*What is needed:* Leave out every line before the one containing "Write the daughter", and set down that line and the rest through the end of the listing exactly.

------ Recorded data ------

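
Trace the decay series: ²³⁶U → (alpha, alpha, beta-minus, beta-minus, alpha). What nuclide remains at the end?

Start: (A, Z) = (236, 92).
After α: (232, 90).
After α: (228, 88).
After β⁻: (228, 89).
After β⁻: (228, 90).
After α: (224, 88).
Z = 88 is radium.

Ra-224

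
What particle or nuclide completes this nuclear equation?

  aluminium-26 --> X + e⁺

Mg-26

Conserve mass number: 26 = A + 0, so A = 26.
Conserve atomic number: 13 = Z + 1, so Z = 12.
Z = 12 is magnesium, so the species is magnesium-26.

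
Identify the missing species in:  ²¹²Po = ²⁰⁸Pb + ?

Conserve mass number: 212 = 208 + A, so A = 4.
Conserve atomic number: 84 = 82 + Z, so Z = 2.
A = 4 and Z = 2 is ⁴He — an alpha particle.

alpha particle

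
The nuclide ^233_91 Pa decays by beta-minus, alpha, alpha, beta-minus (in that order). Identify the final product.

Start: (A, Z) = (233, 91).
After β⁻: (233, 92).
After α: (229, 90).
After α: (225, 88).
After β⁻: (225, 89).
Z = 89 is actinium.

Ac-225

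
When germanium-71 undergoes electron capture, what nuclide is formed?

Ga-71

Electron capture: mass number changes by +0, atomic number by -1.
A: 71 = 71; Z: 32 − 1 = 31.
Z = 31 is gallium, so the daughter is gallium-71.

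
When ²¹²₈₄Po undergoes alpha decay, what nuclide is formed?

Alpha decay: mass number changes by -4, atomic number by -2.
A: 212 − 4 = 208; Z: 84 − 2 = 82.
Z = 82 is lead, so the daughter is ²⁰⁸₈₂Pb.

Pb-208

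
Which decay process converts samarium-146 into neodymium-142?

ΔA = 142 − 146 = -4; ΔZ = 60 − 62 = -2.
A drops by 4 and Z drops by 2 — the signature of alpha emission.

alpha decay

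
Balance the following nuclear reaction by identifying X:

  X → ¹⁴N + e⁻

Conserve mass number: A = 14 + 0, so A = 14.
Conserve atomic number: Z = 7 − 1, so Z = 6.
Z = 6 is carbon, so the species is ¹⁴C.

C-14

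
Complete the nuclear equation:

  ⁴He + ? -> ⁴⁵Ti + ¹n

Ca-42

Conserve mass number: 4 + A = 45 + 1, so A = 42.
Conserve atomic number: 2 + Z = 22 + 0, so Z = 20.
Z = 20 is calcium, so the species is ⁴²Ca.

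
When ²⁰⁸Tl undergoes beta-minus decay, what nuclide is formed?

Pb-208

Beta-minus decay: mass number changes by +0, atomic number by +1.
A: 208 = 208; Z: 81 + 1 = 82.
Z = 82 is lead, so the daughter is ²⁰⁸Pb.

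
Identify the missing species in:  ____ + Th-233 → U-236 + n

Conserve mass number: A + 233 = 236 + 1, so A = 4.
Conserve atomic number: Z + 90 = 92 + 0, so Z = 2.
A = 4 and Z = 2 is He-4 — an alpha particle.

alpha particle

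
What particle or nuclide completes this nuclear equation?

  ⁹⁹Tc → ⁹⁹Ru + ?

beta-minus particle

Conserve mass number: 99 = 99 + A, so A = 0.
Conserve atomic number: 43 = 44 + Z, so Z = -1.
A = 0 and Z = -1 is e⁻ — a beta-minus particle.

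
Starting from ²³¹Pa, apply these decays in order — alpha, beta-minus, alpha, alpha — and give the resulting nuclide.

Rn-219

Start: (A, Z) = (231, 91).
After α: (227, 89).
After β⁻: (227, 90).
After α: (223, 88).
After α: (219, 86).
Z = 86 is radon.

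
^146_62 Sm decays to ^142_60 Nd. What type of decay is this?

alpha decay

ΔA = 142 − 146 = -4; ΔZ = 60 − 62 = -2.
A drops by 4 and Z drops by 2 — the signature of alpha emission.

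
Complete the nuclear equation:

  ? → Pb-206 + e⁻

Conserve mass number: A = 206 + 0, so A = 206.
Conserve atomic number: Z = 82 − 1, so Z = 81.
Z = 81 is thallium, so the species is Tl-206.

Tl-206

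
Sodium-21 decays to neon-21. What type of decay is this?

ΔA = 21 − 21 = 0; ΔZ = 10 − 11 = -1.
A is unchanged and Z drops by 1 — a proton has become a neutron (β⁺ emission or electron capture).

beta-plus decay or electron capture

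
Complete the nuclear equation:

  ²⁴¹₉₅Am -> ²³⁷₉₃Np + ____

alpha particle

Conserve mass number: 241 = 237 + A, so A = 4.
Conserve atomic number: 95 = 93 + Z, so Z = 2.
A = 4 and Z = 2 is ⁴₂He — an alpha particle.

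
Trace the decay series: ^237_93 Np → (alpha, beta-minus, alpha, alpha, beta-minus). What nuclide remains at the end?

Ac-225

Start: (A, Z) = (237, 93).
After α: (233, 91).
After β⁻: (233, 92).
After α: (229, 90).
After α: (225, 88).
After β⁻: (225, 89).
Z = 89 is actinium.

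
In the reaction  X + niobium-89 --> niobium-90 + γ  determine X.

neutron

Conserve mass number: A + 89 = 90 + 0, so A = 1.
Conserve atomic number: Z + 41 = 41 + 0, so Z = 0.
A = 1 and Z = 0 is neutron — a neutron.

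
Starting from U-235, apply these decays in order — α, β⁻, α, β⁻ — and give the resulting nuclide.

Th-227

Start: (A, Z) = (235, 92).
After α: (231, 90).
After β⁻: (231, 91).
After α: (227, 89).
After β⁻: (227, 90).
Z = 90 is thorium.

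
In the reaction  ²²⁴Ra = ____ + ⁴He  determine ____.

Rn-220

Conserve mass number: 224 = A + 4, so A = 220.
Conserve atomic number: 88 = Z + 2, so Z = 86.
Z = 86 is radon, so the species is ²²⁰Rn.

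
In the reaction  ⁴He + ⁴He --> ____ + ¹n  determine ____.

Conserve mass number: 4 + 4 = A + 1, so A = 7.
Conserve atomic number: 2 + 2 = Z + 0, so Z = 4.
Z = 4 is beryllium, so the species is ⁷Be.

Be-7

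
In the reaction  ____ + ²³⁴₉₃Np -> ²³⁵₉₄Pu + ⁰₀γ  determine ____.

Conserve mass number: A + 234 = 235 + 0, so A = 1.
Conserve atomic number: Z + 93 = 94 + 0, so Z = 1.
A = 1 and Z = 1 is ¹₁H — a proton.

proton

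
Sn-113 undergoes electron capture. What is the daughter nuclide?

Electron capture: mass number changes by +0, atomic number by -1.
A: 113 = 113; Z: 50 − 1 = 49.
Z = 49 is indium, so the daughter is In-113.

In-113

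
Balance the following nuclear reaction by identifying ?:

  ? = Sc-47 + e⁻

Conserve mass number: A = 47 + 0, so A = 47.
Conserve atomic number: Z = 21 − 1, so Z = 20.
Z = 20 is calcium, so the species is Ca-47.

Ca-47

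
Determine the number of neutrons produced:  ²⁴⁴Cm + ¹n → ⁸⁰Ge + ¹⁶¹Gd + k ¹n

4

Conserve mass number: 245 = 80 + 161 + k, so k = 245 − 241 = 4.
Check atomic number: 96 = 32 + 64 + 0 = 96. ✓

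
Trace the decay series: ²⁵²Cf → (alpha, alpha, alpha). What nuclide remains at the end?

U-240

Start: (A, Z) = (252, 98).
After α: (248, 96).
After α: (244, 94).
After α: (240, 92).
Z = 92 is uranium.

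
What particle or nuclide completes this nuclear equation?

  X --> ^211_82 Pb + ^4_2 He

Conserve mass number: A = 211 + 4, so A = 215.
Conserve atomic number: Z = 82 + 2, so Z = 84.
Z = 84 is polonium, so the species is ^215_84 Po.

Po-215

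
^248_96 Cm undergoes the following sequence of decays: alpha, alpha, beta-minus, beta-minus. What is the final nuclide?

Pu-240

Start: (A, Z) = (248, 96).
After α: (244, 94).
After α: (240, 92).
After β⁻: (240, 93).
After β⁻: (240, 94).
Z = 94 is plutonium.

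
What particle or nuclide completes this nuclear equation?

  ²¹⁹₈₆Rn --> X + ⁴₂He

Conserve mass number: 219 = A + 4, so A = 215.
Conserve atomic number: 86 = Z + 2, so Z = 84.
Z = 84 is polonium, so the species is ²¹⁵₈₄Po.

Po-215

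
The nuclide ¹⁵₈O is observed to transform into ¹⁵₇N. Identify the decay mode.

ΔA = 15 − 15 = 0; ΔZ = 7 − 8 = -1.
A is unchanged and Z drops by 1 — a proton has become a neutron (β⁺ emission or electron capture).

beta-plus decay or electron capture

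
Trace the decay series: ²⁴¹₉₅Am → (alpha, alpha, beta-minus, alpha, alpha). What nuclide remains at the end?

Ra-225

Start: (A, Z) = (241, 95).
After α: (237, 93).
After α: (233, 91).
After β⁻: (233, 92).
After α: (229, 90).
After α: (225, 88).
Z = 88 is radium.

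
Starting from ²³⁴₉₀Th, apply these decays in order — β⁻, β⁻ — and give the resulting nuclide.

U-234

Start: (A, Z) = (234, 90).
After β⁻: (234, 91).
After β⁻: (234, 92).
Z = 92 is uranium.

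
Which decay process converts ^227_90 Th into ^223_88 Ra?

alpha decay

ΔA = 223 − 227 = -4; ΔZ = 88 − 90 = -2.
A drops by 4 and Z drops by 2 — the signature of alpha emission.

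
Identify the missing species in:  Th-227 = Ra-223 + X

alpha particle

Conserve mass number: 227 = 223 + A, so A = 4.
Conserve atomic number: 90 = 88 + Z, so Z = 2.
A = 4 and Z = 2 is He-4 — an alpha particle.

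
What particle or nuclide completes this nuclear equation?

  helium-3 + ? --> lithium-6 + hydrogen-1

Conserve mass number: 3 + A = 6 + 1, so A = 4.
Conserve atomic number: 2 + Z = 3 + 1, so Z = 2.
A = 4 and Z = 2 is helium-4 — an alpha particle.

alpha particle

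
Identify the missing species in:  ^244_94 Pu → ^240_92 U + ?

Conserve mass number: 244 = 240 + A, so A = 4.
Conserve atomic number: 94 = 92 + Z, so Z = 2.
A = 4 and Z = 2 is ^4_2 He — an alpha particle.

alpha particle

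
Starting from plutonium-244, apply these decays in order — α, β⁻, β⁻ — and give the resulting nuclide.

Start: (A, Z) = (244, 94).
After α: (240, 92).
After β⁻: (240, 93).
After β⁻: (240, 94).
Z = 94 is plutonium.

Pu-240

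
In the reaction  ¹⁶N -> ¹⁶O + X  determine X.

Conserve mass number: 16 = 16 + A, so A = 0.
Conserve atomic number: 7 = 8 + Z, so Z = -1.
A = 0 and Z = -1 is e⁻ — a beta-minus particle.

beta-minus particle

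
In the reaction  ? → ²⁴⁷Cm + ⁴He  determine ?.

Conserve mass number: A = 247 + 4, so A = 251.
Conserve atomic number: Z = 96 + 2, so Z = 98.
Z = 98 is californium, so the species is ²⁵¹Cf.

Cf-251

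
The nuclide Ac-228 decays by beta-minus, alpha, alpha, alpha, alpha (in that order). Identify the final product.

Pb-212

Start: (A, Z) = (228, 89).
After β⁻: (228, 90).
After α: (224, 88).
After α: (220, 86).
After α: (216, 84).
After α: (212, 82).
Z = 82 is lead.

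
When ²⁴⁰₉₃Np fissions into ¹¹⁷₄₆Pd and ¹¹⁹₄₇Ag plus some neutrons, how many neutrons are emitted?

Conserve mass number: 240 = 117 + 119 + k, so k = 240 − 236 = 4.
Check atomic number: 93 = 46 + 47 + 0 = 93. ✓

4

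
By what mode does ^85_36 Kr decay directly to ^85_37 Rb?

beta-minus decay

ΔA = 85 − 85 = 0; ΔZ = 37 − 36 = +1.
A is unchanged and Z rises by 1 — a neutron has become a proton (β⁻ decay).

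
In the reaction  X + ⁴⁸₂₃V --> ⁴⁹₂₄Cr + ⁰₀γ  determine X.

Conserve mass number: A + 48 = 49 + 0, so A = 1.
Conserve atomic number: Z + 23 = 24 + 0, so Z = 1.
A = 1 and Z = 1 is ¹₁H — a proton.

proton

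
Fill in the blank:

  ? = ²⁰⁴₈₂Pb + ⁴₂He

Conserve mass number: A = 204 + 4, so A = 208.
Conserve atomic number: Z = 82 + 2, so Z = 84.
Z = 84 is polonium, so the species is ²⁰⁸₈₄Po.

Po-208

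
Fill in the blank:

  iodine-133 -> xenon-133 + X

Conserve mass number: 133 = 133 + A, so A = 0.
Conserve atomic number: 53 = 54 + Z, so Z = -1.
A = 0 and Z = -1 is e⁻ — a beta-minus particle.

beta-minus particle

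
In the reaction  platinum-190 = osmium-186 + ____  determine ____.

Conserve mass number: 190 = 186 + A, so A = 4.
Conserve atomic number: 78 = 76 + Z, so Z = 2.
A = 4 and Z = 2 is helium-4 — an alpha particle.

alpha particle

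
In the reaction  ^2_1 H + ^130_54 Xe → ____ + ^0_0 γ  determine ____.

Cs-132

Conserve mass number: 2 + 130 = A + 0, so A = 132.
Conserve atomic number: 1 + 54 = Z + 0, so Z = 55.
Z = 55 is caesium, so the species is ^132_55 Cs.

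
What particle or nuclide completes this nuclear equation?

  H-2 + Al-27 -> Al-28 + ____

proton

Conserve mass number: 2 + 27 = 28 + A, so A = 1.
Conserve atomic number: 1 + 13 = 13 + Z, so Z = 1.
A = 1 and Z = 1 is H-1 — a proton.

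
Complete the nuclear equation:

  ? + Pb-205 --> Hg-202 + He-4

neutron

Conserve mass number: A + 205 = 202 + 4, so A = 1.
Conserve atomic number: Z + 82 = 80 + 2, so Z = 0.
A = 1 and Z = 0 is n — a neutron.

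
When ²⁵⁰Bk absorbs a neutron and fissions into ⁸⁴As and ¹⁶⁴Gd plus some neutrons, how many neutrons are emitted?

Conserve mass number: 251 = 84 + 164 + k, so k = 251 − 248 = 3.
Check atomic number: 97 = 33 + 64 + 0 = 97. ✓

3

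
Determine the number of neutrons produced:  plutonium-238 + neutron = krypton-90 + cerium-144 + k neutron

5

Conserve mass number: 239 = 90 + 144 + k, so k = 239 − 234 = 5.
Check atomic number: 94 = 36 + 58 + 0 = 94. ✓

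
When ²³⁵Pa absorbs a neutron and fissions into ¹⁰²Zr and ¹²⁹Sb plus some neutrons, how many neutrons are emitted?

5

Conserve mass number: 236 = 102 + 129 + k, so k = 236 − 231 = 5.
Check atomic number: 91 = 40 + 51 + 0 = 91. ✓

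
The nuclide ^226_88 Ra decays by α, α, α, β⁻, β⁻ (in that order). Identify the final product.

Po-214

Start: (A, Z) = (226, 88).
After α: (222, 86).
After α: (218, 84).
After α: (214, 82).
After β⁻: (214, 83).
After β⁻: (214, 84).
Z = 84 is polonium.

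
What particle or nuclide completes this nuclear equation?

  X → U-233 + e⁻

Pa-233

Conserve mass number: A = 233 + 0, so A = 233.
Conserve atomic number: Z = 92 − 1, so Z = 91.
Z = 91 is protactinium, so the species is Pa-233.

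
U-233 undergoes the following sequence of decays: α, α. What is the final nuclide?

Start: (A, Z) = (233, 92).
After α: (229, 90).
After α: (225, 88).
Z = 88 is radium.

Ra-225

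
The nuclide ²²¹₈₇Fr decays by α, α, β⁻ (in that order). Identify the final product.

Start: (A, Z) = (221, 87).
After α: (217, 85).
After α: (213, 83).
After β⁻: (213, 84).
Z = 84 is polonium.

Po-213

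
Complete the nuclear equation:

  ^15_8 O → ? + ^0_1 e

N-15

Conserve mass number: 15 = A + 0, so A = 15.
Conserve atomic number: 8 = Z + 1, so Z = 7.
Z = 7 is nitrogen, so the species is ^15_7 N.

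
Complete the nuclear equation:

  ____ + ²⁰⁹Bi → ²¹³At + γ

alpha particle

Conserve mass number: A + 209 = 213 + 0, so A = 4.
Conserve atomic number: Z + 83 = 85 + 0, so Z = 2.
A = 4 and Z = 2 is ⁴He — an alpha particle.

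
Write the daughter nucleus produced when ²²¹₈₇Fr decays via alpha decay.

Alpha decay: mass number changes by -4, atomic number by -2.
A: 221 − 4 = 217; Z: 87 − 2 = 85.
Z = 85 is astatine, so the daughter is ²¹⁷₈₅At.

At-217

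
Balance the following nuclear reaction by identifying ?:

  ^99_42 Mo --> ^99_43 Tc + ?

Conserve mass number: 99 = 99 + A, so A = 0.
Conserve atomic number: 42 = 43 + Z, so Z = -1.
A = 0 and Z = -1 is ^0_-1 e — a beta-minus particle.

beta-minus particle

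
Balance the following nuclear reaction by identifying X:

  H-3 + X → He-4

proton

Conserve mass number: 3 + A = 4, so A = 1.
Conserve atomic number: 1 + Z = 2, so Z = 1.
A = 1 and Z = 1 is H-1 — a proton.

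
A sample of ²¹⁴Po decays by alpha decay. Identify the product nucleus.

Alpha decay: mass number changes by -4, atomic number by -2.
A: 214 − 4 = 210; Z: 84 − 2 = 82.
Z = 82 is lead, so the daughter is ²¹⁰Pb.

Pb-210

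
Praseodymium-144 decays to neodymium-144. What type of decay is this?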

------

*Your solution:*
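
Write the daughter nucleus produced when ²²¹₈₇Fr decays via alpha decay.

Alpha decay: mass number changes by -4, atomic number by -2.
A: 221 − 4 = 217; Z: 87 − 2 = 85.
Z = 85 is astatine, so the daughter is ²¹⁷₈₅At.

At-217

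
Balance the following nuclear reaction by identifying ?:

  ^99_42 Mo --> ^99_43 Tc + ?

Conserve mass number: 99 = 99 + A, so A = 0.
Conserve atomic number: 42 = 43 + Z, so Z = -1.
A = 0 and Z = -1 is ^0_-1 e — a beta-minus particle.

beta-minus particle

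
Balance the following nuclear reaction by identifying X:

  H-3 + X → He-4

proton

Conserve mass number: 3 + A = 4, so A = 1.
Conserve atomic number: 1 + Z = 2, so Z = 1.
A = 1 and Z = 1 is H-1 — a proton.

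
A sample of ²¹⁴Po decays by alpha decay. Identify the product nucleus.

Alpha decay: mass number changes by -4, atomic number by -2.
A: 214 − 4 = 210; Z: 84 − 2 = 82.
Z = 82 is lead, so the daughter is ²¹⁰Pb.

Pb-210

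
Praseodymium-144 decays to neodymium-144. What type of decay is this?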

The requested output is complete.